*What this task involves*: Give back exactly the line containing "An invasive zebra mussel population in a lake numbers" together with all the lines after it, ending at the final line below.

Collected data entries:
=== Section Start ===

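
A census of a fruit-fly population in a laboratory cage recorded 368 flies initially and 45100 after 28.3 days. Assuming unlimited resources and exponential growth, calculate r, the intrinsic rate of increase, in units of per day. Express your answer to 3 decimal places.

0.170 per day

From N(t) = N₀·e^(rt): e^(r·28.3) = 45100/368 = 122.55.
r·28.3 = ln(122.55) = 4.8086, so r = 4.8086/28.3 = 0.16991.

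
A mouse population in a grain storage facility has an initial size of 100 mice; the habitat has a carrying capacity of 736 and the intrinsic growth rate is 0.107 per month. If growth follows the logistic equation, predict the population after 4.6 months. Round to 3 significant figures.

151 mice

A = (K − N₀)/N₀ = (736 − 100)/100 = 6.36.
N(t) = K/(1 + A·e^(−rt)) = 736/(1 + 6.36×e^(−0.107×4.6)).
e^(−0.4922) = 0.61128; denominator = 1 + 6.36×0.61128 = 4.8877.
N = 736/4.8877 = 150.581.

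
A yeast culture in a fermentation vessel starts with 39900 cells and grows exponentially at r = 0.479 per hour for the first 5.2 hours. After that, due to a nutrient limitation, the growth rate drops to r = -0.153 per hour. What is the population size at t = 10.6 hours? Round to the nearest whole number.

Phase 1: N(5.2) = 39900·e^(0.479×5.2) = 39900·e^2.491 = 481630.
Phase 2 runs for 10.6 − 5.2 = 5.4 hours at r = -0.153.
N(10.6) = 481630·e^(-0.153×5.4) = 481630·e^-0.8262 = 210814.

210814 cells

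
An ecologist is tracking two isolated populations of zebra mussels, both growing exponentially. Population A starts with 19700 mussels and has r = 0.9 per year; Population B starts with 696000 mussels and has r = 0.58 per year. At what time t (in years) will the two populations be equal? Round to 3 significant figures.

Set 19700·e^(0.9t) = 696000·e^(0.58t).
e^((0.9 − 0.58)t) = 696000/19700 → e^(0.32·t) = 35.33.
0.32·t = ln(35.33) = 3.5647, so t = 3.5647/0.32 = 11.14.

11.1 years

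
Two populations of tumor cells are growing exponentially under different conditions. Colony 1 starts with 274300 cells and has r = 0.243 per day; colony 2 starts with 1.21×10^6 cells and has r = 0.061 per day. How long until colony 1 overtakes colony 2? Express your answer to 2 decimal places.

8.15 days

Set 274300·e^(0.243t) = 1.21×10^6·e^(0.061t).
e^((0.243 − 0.061)t) = 1.21×10^6/274300 → e^(0.182·t) = 4.4112.
0.182·t = ln(4.4112) = 1.4842, so t = 1.4842/0.182 = 8.1547.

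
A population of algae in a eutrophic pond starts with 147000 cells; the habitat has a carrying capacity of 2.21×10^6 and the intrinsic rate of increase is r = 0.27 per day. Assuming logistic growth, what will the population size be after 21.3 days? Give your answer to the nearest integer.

2115597 cells

A = (K − N₀)/N₀ = (2.21×10^6 − 147000)/147000 = 14.034.
N(t) = K/(1 + A·e^(−rt)) = 2.21×10^6/(1 + 14.034×e^(−0.27×21.3)).
e^(−5.751) = 0.0031796; denominator = 1 + 14.034×0.0031796 = 1.0446.
N = 2.21×10^6/1.0446 = 2.115597×10^6.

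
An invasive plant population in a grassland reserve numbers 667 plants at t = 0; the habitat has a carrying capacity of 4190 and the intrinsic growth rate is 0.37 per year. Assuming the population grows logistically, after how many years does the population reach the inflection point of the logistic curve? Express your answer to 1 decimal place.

Logistic growth is fastest at N = K/2 = 2095.
A = (K − N₀)/N₀ = 5.2819. Set K/(1 + A·e^(−rt)) = K/2 → A·e^(−rt) = 1.
e^(−0.37t) = 1/5.2819 = 0.189327, so t = ln(5.2819)/0.37 = 1.6643/0.37 = 4.498.

4.5 years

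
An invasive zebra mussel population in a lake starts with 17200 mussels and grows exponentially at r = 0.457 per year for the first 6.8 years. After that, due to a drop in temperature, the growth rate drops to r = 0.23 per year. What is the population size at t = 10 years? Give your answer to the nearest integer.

Phase 1: N(6.8) = 17200·e^(0.457×6.8) = 17200·e^3.108 = 384718.
Phase 2 runs for 10 − 6.8 = 3.2 years at r = 0.23.
N(10) = 384718·e^(0.23×3.2) = 384718·e^0.736 = 803124.

803124 mussels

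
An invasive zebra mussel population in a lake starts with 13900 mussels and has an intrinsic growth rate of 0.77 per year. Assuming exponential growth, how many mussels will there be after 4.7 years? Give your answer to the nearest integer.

518473 mussels

N(t) = N₀·e^(rt) = 13900 × e^(0.77×4.7) = 13900 × e^3.619.
e^3.619 ≈ 37.3, so N ≈ 13900 × 37.3 = 518473.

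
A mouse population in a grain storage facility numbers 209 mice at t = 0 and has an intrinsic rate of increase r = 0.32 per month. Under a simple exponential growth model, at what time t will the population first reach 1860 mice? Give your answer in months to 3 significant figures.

Set N₀·e^(rt) = 1860: e^(0.32·t) = 1860/209 = 8.8995.
0.32·t = ln(8.8995) = 2.186, so t = 2.186/0.32 = 6.8312.

6.83 months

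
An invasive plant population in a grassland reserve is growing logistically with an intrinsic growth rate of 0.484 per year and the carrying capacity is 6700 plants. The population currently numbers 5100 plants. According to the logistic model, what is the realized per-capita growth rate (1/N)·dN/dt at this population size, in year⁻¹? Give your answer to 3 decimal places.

(1/N)·dN/dt = r(1 − N/K) = 0.484 × (1 − 5100/6700).
= 0.484 × 0.23881 = 0.11558.

0.116 per year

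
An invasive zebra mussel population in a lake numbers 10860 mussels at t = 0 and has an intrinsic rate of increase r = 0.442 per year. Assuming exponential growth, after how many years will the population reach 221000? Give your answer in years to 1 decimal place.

Set N₀·e^(rt) = 221000: e^(0.442·t) = 221000/10860 = 20.35.
0.442·t = ln(20.35) = 3.0131, so t = 3.0131/0.442 = 6.8169.

6.8 years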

=== Section End ===

*Answer area*:
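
An invasive zebra mussel population in a lake numbers 10860 mussels at t = 0 and has an intrinsic rate of increase r = 0.442 per year. Assuming exponential growth, after how many years will the population reach 221000? Give your answer in years to 1 decimal place.

Set N₀·e^(rt) = 221000: e^(0.442·t) = 221000/10860 = 20.35.
0.442·t = ln(20.35) = 3.0131, so t = 3.0131/0.442 = 6.8169.

6.8 years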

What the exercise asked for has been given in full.